Segment Start: STORED DATA
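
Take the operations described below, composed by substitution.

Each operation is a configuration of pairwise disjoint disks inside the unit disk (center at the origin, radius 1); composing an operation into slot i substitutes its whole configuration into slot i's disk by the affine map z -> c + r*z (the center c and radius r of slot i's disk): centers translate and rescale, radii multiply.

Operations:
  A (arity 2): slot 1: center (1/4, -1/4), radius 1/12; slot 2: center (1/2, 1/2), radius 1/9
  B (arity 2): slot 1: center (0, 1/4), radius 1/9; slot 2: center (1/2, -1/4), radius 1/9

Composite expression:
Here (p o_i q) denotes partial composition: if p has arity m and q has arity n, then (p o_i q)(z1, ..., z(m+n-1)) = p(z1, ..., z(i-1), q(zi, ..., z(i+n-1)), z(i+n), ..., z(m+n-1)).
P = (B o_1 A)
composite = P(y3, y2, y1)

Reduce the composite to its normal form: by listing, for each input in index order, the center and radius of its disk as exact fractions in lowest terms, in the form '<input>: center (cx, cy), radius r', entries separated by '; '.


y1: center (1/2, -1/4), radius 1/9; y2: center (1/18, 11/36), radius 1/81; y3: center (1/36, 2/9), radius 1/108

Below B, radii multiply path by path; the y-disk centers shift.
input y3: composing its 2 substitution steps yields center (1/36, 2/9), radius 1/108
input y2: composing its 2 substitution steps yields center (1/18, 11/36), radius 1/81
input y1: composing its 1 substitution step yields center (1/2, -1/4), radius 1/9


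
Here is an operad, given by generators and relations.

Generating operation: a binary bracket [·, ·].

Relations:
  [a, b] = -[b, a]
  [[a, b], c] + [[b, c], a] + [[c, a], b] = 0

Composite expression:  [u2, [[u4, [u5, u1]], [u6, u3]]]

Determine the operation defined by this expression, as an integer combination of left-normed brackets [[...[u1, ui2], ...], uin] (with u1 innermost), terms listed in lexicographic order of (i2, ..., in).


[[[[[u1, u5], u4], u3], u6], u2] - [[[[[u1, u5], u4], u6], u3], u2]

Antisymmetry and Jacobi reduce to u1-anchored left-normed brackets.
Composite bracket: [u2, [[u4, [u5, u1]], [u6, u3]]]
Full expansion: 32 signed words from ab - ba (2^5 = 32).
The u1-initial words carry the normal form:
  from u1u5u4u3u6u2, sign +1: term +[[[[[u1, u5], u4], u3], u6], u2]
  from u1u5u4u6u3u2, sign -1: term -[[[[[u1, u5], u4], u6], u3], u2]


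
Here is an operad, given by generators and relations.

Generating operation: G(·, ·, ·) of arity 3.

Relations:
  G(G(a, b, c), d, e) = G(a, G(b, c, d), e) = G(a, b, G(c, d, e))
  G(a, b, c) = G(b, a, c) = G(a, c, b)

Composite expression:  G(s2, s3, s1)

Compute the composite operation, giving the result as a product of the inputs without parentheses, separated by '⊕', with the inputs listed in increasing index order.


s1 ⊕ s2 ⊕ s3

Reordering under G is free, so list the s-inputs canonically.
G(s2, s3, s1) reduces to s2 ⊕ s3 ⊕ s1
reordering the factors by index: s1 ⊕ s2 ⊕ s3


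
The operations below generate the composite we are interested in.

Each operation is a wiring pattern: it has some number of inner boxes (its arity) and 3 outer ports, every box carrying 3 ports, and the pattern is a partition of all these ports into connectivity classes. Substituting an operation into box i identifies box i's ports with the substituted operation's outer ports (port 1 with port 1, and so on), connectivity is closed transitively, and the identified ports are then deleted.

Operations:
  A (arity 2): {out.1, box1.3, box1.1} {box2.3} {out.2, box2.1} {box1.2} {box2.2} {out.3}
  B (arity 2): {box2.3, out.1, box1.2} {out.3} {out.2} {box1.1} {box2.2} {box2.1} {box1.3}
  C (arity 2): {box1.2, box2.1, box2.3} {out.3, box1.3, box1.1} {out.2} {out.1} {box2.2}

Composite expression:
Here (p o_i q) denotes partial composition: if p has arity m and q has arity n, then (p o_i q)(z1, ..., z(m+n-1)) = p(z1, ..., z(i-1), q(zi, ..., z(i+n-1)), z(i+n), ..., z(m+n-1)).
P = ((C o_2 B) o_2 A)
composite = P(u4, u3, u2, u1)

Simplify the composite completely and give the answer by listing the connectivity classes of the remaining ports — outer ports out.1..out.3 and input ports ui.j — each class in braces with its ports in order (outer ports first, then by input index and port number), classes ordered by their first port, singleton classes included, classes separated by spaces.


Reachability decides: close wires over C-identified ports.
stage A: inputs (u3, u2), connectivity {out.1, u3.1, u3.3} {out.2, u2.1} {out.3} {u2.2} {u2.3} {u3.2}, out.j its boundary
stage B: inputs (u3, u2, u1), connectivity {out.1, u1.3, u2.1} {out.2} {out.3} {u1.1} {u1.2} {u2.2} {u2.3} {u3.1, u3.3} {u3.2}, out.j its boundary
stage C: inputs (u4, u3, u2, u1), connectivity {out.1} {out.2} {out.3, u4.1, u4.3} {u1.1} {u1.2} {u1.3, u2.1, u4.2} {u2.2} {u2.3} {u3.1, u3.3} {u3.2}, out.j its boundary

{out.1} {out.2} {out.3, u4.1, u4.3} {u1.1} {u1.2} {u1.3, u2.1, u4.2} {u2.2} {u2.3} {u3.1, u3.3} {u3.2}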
Segment End: STORED DATA
TASK OBJECTIVE: Reproduce the records above with every character intact.

COMPLETED EXERCISE:
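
Take the operations described below, composed by substitution.

Each operation is a configuration of pairwise disjoint disks inside the unit disk (center at the origin, radius 1); composing an operation into slot i substitutes its whole configuration into slot i's disk by the affine map z -> c + r*z (the center c and radius r of slot i's disk): centers translate and rescale, radii multiply.

Operations:
  A (arity 2): slot 1: center (1/4, -1/4), radius 1/12; slot 2: center (1/2, 1/2), radius 1/9
  B (arity 2): slot 1: center (0, 1/4), radius 1/9; slot 2: center (1/2, -1/4), radius 1/9

Composite expression:
Here (p o_i q) denotes partial composition: if p has arity m and q has arity n, then (p o_i q)(z1, ..., z(m+n-1)) = p(z1, ..., z(i-1), q(zi, ..., z(i+n-1)), z(i+n), ..., z(m+n-1)).
P = (B o_1 A)
composite = P(y3, y2, y1)

Reduce the composite to its normal form: by listing, for each input in index order, the center and radius of its disk as exact fractions in lowest terms, in the form '<input>: center (cx, cy), radius r', entries separated by '; '.


y1: center (1/2, -1/4), radius 1/9; y2: center (1/18, 11/36), radius 1/81; y3: center (1/36, 2/9), radius 1/108

Below B, radii multiply path by path; the y-disk centers shift.
input y3: composing its 2 substitution steps yields center (1/36, 2/9), radius 1/108
input y2: composing its 2 substitution steps yields center (1/18, 11/36), radius 1/81
input y1: composing its 1 substitution step yields center (1/2, -1/4), radius 1/9


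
Here is an operad, given by generators and relations.

Generating operation: a binary bracket [·, ·].

Relations:
  [a, b] = -[b, a]
  [[a, b], c] + [[b, c], a] + [[c, a], b] = 0

Composite expression:  [u2, [[u4, [u5, u1]], [u6, u3]]]

Determine the operation defined by this expression, as an integer combination of left-normed brackets [[...[u1, ui2], ...], uin] (with u1 innermost), terms listed in lexicographic order of (i2, ..., in).


[[[[[u1, u5], u4], u3], u6], u2] - [[[[[u1, u5], u4], u6], u3], u2]

Antisymmetry and Jacobi reduce to u1-anchored left-normed brackets.
Composite bracket: [u2, [[u4, [u5, u1]], [u6, u3]]]
Full expansion: 32 signed words from ab - ba (2^5 = 32).
The u1-initial words carry the normal form:
  from u1u5u4u3u6u2, sign +1: term +[[[[[u1, u5], u4], u3], u6], u2]
  from u1u5u4u6u3u2, sign -1: term -[[[[[u1, u5], u4], u6], u3], u2]


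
Here is an operad, given by generators and relations.

Generating operation: G(·, ·, ·) of arity 3.

Relations:
  G(G(a, b, c), d, e) = G(a, G(b, c, d), e) = G(a, b, G(c, d, e))
  G(a, b, c) = G(b, a, c) = G(a, c, b)

Composite expression:  G(s2, s3, s1)

Compute the composite operation, giving the result as a product of the inputs without parentheses, separated by '⊕', with the inputs listed in increasing index order.


s1 ⊕ s2 ⊕ s3

Reordering under G is free, so list the s-inputs canonically.
G(s2, s3, s1) reduces to s2 ⊕ s3 ⊕ s1
reordering the factors by index: s1 ⊕ s2 ⊕ s3


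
The operations below generate the composite we are interested in.

Each operation is a wiring pattern: it has some number of inner boxes (its arity) and 3 outer ports, every box carrying 3 ports, and the pattern is a partition of all these ports into connectivity classes. Substituting an operation into box i identifies box i's ports with the substituted operation's outer ports (port 1 with port 1, and so on), connectivity is closed transitively, and the identified ports are then deleted.

Operations:
  A (arity 2): {out.1, box1.3, box1.1} {box2.3} {out.2, box2.1} {box1.2} {box2.2} {out.3}
  B (arity 2): {box2.3, out.1, box1.2} {out.3} {out.2} {box1.1} {box2.2} {box2.1} {box1.3}
  C (arity 2): {box1.2, box2.1, box2.3} {out.3, box1.3, box1.1} {out.2} {out.1} {box2.2}

Composite expression:
Here (p o_i q) denotes partial composition: if p has arity m and q has arity n, then (p o_i q)(z1, ..., z(m+n-1)) = p(z1, ..., z(i-1), q(zi, ..., z(i+n-1)), z(i+n), ..., z(m+n-1)).
P = ((C o_2 B) o_2 A)
composite = P(u4, u3, u2, u1)

Simplify the composite completely and give the answer by listing the connectivity classes of the remaining ports — outer ports out.1..out.3 and input ports ui.j — each class in braces with its ports in order (outer ports first, then by input index and port number), classes ordered by their first port, singleton classes included, classes separated by spaces.


Reachability decides: close wires over C-identified ports.
stage A: inputs (u3, u2), connectivity {out.1, u3.1, u3.3} {out.2, u2.1} {out.3} {u2.2} {u2.3} {u3.2}, out.j its boundary
stage B: inputs (u3, u2, u1), connectivity {out.1, u1.3, u2.1} {out.2} {out.3} {u1.1} {u1.2} {u2.2} {u2.3} {u3.1, u3.3} {u3.2}, out.j its boundary
stage C: inputs (u4, u3, u2, u1), connectivity {out.1} {out.2} {out.3, u4.1, u4.3} {u1.1} {u1.2} {u1.3, u2.1, u4.2} {u2.2} {u2.3} {u3.1, u3.3} {u3.2}, out.j its boundary

{out.1} {out.2} {out.3, u4.1, u4.3} {u1.1} {u1.2} {u1.3, u2.1, u4.2} {u2.2} {u2.3} {u3.1, u3.3} {u3.2}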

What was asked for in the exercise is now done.